**DIRECTIONS FOR THIS TASK**
Look through the data below and return each line where "delay" appears.
[[ SUPPLIED ENTRIES open ]]
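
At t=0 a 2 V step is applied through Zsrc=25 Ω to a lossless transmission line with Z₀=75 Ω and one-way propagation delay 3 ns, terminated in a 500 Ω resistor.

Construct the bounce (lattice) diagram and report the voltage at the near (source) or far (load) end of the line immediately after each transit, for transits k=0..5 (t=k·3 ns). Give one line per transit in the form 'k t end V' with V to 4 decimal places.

Γ_L=0.739130, Γ_S=-0.500000; launch V₁=2·75/100=1.500000
k=0 src: V=1.5000
k=1 load: inc=1.500000, refl=1.500000·0.739130=1.1087; V=0.000000+1.500000+1.108696=2.6087
k=2 src: inc=1.108696, refl=1.108696·-0.500000=-0.5543; V=1.500000+1.108696+-0.554348=2.0543
k=3 load: inc=-0.554348, refl=-0.554348·0.739130=-0.4097; V=2.608696+-0.554348+-0.409735=1.6446
k=4 src: inc=-0.409735, refl=-0.409735·-0.500000=0.2049; V=2.054348+-0.409735+0.204868=1.8495
k=5 load: inc=0.204868, refl=0.204868·0.739130=0.1514; V=1.644612+0.204868+0.151424=2.0009

0 0 source 1.5000
1 3 load 2.6087
2 6 source 2.0543
3 9 load 1.6446
4 12 source 1.8495
5 15 load 2.0009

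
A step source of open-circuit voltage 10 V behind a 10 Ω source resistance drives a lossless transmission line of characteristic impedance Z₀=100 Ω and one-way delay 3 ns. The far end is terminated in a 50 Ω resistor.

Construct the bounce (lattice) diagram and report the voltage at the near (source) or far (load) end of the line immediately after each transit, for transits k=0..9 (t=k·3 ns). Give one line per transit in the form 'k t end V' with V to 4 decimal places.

0 0 source 9.0909
1 3 load 6.0606
2 6 source 8.5399
3 9 load 7.7135
4 12 source 8.3897
5 15 load 8.1643
6 18 source 8.3487
7 21 load 8.2872
8 24 source 8.3375
9 27 load 8.3208

Γ_L=-0.333333, Γ_S=-0.818182; launch V₁=10·100/110=9.090909
k=0 src: V=9.0909
k=1 load: inc=9.090909, refl=9.090909·-0.333333=-3.0303; V=0.000000+9.090909+-3.030303=6.0606
k=2 src: inc=-3.030303, refl=-3.030303·-0.818182=2.4793; V=9.090909+-3.030303+2.479339=8.5399
k=3 load: inc=2.479339, refl=2.479339·-0.333333=-0.8264; V=6.060606+2.479339+-0.826446=7.7135
k=4 src: inc=-0.826446, refl=-0.826446·-0.818182=0.6762; V=8.539945+-0.826446+0.676183=8.3897
k=5 load: inc=0.676183, refl=0.676183·-0.333333=-0.2254; V=7.713499+0.676183+-0.225394=8.1643
k=6 src: inc=-0.225394, refl=-0.225394·-0.818182=0.1844; V=8.389682+-0.225394+0.184414=8.3487
k=7 load: inc=0.184414, refl=0.184414·-0.333333=-0.0615; V=8.164288+0.184414+-0.061471=8.2872
k=8 src: inc=-0.061471, refl=-0.061471·-0.818182=0.0503; V=8.348701+-0.061471+0.050295=8.3375
k=9 load: inc=0.050295, refl=0.050295·-0.333333=-0.0168; V=8.287230+0.050295+-0.016765=8.3208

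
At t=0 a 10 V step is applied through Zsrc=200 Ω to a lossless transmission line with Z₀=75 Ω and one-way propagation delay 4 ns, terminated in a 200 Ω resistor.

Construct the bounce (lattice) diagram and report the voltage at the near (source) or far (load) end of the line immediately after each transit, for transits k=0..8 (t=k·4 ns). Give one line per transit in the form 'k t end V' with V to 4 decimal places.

0 0 source 2.7273
1 4 load 3.9669
2 8 source 4.5304
3 12 load 4.7866
4 16 source 4.9030
5 20 load 4.9559
6 24 source 4.9800
7 28 load 4.9909
8 32 source 4.9959

Γ_L=0.454545, Γ_S=0.454545; launch V₁=10·75/275=2.727273
k=0 src: V=2.7273
k=1 load: inc=2.727273, refl=2.727273·0.454545=1.2397; V=0.000000+2.727273+1.239669=3.9669
k=2 src: inc=1.239669, refl=1.239669·0.454545=0.5635; V=2.727273+1.239669+0.563486=4.5304
k=3 load: inc=0.563486, refl=0.563486·0.454545=0.2561; V=3.966942+0.563486+0.256130=4.7866
k=4 src: inc=0.256130, refl=0.256130·0.454545=0.1164; V=4.530428+0.256130+0.116423=4.9030
k=5 load: inc=0.116423, refl=0.116423·0.454545=0.0529; V=4.786558+0.116423+0.052919=4.9559
k=6 src: inc=0.052919, refl=0.052919·0.454545=0.0241; V=4.902981+0.052919+0.024054=4.9800
k=7 load: inc=0.024054, refl=0.024054·0.454545=0.0109; V=4.955900+0.024054+0.010934=4.9909
k=8 src: inc=0.010934, refl=0.010934·0.454545=0.0050; V=4.979955+0.010934+0.004970=4.9959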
[[ SUPPLIED ENTRIES closed ]]
**PROBLEM SOLUTION**
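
At t=0 a 2 V step is applied through Zsrc=25 Ω to a lossless transmission line with Z₀=75 Ω and one-way propagation delay 3 ns, terminated in a 500 Ω resistor.
A step source of open-circuit voltage 10 V behind a 10 Ω source resistance drives a lossless transmission line of characteristic impedance Z₀=100 Ω and one-way delay 3 ns. The far end is terminated in a 50 Ω resistor.
At t=0 a 10 V step is applied through Zsrc=200 Ω to a lossless transmission line with Z₀=75 Ω and one-way propagation delay 4 ns, terminated in a 200 Ω resistor.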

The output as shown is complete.